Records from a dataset
::::
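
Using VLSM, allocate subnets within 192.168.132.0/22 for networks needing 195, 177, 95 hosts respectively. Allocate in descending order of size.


195 hosts -> /24 (254 usable): 192.168.132.0/24
177 hosts -> /24 (254 usable): 192.168.133.0/24
95 hosts -> /25 (126 usable): 192.168.134.0/25
Allocation: 192.168.132.0/24 (195 hosts, 254 usable); 192.168.133.0/24 (177 hosts, 254 usable); 192.168.134.0/25 (95 hosts, 126 usable)


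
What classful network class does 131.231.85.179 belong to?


First octet: 131
Binary: 10000011
10xxxxxx -> Class B (128-191)
Class B, default mask 255.255.0.0 (/16)


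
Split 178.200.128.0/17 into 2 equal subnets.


New prefix = 17 + 1 = 18
Each subnet has 16384 addresses
  178.200.128.0/18
  178.200.192.0/18
Subnets: 178.200.128.0/18, 178.200.192.0/18


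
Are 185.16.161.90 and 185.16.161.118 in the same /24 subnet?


Mask: 255.255.255.0
185.16.161.90 AND mask = 185.16.161.0
185.16.161.118 AND mask = 185.16.161.0
Yes, same subnet (185.16.161.0)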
::::
> _What is expected_:
Please reproduce each record precisely as written.

> _Solution to this exercise_:
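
Using VLSM, allocate subnets within 192.168.132.0/22 for networks needing 195, 177, 95 hosts respectively. Allocate in descending order of size.


195 hosts -> /24 (254 usable): 192.168.132.0/24
177 hosts -> /24 (254 usable): 192.168.133.0/24
95 hosts -> /25 (126 usable): 192.168.134.0/25
Allocation: 192.168.132.0/24 (195 hosts, 254 usable); 192.168.133.0/24 (177 hosts, 254 usable); 192.168.134.0/25 (95 hosts, 126 usable)


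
What classful network class does 131.231.85.179 belong to?


First octet: 131
Binary: 10000011
10xxxxxx -> Class B (128-191)
Class B, default mask 255.255.0.0 (/16)


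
Split 178.200.128.0/17 into 2 equal subnets.


New prefix = 17 + 1 = 18
Each subnet has 16384 addresses
  178.200.128.0/18
  178.200.192.0/18
Subnets: 178.200.128.0/18, 178.200.192.0/18


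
Are 185.16.161.90 and 185.16.161.118 in the same /24 subnet?


Mask: 255.255.255.0
185.16.161.90 AND mask = 185.16.161.0
185.16.161.118 AND mask = 185.16.161.0
Yes, same subnet (185.16.161.0)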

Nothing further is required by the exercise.